Segment Open
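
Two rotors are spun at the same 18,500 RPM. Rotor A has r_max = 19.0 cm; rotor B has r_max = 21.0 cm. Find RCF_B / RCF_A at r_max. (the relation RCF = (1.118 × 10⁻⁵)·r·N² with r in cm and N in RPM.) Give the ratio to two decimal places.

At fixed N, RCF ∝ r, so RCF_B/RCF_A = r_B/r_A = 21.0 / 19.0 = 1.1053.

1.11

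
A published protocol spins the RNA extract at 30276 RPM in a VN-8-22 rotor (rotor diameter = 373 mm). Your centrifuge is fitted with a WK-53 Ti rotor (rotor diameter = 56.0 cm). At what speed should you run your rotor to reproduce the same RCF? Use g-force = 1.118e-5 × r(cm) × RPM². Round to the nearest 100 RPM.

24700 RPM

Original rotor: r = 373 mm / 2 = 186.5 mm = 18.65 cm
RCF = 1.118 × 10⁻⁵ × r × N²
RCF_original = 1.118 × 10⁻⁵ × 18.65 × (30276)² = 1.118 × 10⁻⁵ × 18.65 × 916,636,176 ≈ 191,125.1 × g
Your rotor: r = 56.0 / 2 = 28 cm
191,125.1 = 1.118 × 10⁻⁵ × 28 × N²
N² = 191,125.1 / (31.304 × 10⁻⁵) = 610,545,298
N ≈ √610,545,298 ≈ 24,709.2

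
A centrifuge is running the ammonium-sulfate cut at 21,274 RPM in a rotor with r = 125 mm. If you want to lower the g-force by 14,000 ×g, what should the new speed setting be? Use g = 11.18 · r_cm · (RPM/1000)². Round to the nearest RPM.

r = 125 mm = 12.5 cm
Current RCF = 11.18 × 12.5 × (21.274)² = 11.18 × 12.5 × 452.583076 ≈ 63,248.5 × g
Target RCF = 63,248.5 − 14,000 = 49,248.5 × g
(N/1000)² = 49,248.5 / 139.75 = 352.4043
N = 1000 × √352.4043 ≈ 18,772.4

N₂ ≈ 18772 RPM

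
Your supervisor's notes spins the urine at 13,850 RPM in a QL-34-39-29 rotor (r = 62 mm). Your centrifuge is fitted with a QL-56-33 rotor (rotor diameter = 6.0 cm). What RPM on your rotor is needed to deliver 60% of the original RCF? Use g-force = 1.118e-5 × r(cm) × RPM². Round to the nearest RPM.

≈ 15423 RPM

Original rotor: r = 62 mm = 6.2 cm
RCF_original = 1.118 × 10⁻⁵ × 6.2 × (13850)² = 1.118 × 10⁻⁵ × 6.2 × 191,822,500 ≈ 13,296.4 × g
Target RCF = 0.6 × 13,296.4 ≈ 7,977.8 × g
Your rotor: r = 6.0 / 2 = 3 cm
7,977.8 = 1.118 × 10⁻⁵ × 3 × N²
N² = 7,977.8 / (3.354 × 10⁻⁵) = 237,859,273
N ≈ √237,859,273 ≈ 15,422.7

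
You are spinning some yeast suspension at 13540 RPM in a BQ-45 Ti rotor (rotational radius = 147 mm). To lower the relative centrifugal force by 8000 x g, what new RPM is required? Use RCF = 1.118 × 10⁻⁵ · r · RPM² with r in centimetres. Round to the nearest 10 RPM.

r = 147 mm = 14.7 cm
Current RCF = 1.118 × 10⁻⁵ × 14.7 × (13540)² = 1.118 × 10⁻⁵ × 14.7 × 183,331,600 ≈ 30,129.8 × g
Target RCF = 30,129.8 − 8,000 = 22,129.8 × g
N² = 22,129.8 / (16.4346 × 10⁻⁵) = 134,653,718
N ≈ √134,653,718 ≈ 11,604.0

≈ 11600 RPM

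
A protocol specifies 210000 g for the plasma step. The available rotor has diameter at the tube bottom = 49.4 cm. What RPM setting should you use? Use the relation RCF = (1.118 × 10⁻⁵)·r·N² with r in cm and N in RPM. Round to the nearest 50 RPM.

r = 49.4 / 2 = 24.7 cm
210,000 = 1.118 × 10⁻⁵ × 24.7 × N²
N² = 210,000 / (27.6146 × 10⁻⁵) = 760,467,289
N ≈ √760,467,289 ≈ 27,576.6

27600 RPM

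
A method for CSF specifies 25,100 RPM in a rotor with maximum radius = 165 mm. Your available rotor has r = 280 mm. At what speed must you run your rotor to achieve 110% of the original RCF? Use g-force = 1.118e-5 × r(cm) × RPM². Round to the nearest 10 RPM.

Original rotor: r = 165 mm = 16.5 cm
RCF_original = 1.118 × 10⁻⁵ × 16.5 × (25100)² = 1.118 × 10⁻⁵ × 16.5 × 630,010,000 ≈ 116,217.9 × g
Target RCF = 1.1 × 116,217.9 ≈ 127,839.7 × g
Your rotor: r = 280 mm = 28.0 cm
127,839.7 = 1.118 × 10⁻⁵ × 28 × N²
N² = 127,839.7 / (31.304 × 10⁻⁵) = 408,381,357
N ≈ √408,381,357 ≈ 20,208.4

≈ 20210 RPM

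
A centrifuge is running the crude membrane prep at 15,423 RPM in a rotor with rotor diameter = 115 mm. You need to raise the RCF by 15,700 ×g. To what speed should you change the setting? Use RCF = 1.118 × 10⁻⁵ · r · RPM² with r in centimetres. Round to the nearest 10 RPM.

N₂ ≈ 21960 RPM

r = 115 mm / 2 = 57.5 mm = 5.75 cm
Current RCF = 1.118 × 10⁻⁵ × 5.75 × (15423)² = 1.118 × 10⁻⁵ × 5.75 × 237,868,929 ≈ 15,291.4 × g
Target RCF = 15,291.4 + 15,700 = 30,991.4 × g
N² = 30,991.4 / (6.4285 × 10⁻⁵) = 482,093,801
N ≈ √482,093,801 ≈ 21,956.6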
Segment Closed
*WHAT IS BEING ASKED*.
Write out only what runs from the line holding "A method for" through the last line of the records, exactly as shown.

*EXERCISE ANSWER*.
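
A method for CSF specifies 25,100 RPM in a rotor with maximum radius = 165 mm. Your available rotor has r = 280 mm. At what speed must you run your rotor to achieve 110% of the original RCF? Use g-force = 1.118e-5 × r(cm) × RPM². Round to the nearest 10 RPM.

Original rotor: r = 165 mm = 16.5 cm
RCF_original = 1.118 × 10⁻⁵ × 16.5 × (25100)² = 1.118 × 10⁻⁵ × 16.5 × 630,010,000 ≈ 116,217.9 × g
Target RCF = 1.1 × 116,217.9 ≈ 127,839.7 × g
Your rotor: r = 280 mm = 28.0 cm
127,839.7 = 1.118 × 10⁻⁵ × 28 × N²
N² = 127,839.7 / (31.304 × 10⁻⁵) = 408,381,357
N ≈ √408,381,357 ≈ 20,208.4

≈ 20210 RPM

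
A centrifuge is running the crude membrane prep at 15,423 RPM in a rotor with rotor diameter = 115 mm. You need to raise the RCF by 15,700 ×g. To what speed should you change the setting? Use RCF = 1.118 × 10⁻⁵ · r · RPM² with r in centimetres. Round to the nearest 10 RPM.

N₂ ≈ 21960 RPM

r = 115 mm / 2 = 57.5 mm = 5.75 cm
Current RCF = 1.118 × 10⁻⁵ × 5.75 × (15423)² = 1.118 × 10⁻⁵ × 5.75 × 237,868,929 ≈ 15,291.4 × g
Target RCF = 15,291.4 + 15,700 = 30,991.4 × g
N² = 30,991.4 / (6.4285 × 10⁻⁵) = 482,093,801
N ≈ √482,093,801 ≈ 21,956.6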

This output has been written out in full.